#### [Required work]
Show every line of the data that includes the word "bulbs".

#### [Saved data entries]
= Beginning of Section =
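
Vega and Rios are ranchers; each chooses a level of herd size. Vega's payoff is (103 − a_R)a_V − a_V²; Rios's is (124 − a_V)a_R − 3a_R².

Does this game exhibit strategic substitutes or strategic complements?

Expanding Vega's payoff: 103a_V − a_Ra_V − a_V².
∂π/∂a_V = 103 − a_R − 2a_V = 0, so a_V = 51.5 − 0.5a_R.
The best-response slope da_V/da_R = −0.5 < 0: the reaction function is downward-sloping, so the choices are strategic substitutes.

strategic substitutes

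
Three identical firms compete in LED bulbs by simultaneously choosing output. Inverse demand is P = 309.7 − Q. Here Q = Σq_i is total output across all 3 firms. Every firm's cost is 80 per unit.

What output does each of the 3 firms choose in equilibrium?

57.425

A representative firm's profit is π_i = q_i(309.7 − Q) − 80q_i, with Q = q_i + Σ_{j≠i} q_j.
First-order condition: 229.7 − 2q_i − Σ_{j≠i} q_j = 0.
In a symmetric equilibrium every firm chooses the same q, so Σ_{j≠i} q_j = 2q. The condition becomes 229.7 − 4q = 0, giving q = 229.7/4 = 57.425.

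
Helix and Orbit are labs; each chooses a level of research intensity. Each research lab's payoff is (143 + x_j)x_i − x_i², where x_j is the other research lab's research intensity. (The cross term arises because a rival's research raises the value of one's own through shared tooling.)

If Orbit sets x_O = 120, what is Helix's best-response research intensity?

Helix's payoff is (143 + x_O)x_H − x_H².
∂π/∂x_H = 143 + x_O − 2x_H = 0, so x_H = 71.5 + 0.5x_O.
At x_O = 120: x_H = 71.5 + 0.5·120 = 131.5.

131.5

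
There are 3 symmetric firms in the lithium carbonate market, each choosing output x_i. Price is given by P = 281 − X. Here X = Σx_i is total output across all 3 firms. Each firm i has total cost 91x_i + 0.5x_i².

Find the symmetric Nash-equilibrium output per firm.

38

A representative firm's profit is π_i = x_i(281 − X) − 91x_i − 0.5x_i², with X = x_i + Σ_{j≠i} x_j.
First-order condition: 190 − 3x_i − Σ_{j≠i} x_j = 0.
With identical firms, set every x_j = x: then 190 − 3x − 2x = 0, i.e. x = 190/5 = 38.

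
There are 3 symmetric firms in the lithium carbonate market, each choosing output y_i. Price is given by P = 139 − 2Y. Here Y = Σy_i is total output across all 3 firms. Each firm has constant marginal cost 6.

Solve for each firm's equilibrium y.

16.625

A representative firm's profit is π_i = y_i(139 − 2Y) − 6y_i, with Y = y_i + Σ_{j≠i} y_j.
First-order condition: 133 − 4y_i − 2Σ_{j≠i} y_j = 0.
Imposing symmetry (y_j = y for all j) turns Σ_{j≠i} y_j into 2y, so 133 = 8y and y = 16.625.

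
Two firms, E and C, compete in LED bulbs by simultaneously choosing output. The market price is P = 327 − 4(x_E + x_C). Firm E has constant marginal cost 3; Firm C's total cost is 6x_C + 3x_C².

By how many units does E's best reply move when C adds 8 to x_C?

-4

Firm E's profit: π = x_E(327 − 4(x_E + x_C)) − 3x_E.
∂π/∂x_E = 324 − 8x_E − 4x_C = 0, so x_E = 40.5 − 0.5x_C.
The reaction-function slope is −0.5, so an 8-unit rise in x_C moves x_E by −0.5 × 8 = −4. E's best response falls — the actions are strategic substitutes.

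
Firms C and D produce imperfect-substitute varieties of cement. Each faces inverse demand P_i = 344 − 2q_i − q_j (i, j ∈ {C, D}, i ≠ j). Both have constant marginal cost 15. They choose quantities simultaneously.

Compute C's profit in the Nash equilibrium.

8659.28

Firm C's profit: π = q_C(344 − 2q_C − q_D) − 15q_C.
∂π/∂q_C = 329 − 4q_C − q_D = 0 ⇒ q_C = 82.25 − 0.25q_D.
By symmetry q_D = q_C; substituting into the reaction function, 1.25q_C = 82.25 and q_C = 65.8.
P_C = 344 − 2·65.8 − 65.8 = 146.6.
Profit = (146.6 − 15)·65.8 = 8659.28.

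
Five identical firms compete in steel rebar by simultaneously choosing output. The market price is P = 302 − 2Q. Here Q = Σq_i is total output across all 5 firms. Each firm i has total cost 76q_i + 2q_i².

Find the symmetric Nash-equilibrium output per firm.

A representative firm's profit is π_i = q_i(302 − 2Q) − 76q_i − 2q_i², with Q = q_i + Σ_{j≠i} q_j.
First-order condition: 226 − 8q_i − 2Σ_{j≠i} q_j = 0.
In a symmetric equilibrium every firm chooses the same q, so Σ_{j≠i} q_j = 4q. The condition becomes 226 − 16q = 0, giving q = 226/16 = 14.125.

14.125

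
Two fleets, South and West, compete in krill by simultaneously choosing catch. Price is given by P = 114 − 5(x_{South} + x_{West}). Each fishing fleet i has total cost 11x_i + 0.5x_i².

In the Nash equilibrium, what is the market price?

49.625

Fishing fleet South's profit: π = x_{South}(114 − 5(x_{South} + x_{West})) − 11x_{South} − 0.5x_{South}².
∂π/∂x_{South} = 103 − 11x_{South} − 5x_{West} = 0, so x_{South} = 103/11 − (5/11)x_{West}.
Setting x_{South} = x_{West} in the reaction function: x_{South} = 103/11 − (5/11)x_{South}, so x_{South} = (103/11) / (16/11) = 6.4375.
Equilibrium price: P = 114 − 5·12.875 = 49.625.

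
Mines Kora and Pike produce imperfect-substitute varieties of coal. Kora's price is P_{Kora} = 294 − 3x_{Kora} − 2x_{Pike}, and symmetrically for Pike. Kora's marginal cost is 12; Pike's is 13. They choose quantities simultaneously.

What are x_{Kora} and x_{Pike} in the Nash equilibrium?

Mine Kora's profit: π = x_{Kora}(294 − 3x_{Kora} − 2x_{Pike}) − 12x_{Kora}.
∂π/∂x_{Kora} = 282 − 6x_{Kora} − 2x_{Pike} = 0 ⇒ x_{Kora} = 47 − (1/3)x_{Pike}.
Similarly x_{Pike} = 281/6 − (1/3)x_{Kora}.
Solving the two reaction functions simultaneously: (1 − (−1/3)(−1/3))x_{Kora} = 47 − (1/3)·(281/6), so (8/9)x_{Kora} = 565/18 and x_{Kora} = 35.3125.
Then x_{Pike} = 281/6 − (1/3)·35.3125 = 35.0625.

35.3125, 35.0625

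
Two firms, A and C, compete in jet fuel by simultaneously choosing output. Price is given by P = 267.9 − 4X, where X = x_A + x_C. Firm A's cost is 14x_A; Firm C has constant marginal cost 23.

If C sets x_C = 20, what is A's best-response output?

Firm A's profit: π = x_A(267.9 − 4(x_A + x_C)) − 14x_A.
∂π/∂x_A = 253.9 − 8x_A − 4x_C = 0, so x_A = 31.7375 − 0.5x_C.
At x_C = 20: x_A = 31.7375 − 0.5·20 = 21.7375.

21.7375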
= End of Section =
#### [Task solution]
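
Three identical firms compete in LED bulbs by simultaneously choosing output. Inverse demand is P = 309.7 − Q. Here Q = Σq_i is total output across all 3 firms. Every firm's cost is 80 per unit.
Two firms, E and C, compete in LED bulbs by simultaneously choosing output. The market price is P = 327 − 4(x_E + x_C). Firm E has constant marginal cost 3; Firm C's total cost is 6x_C + 3x_C².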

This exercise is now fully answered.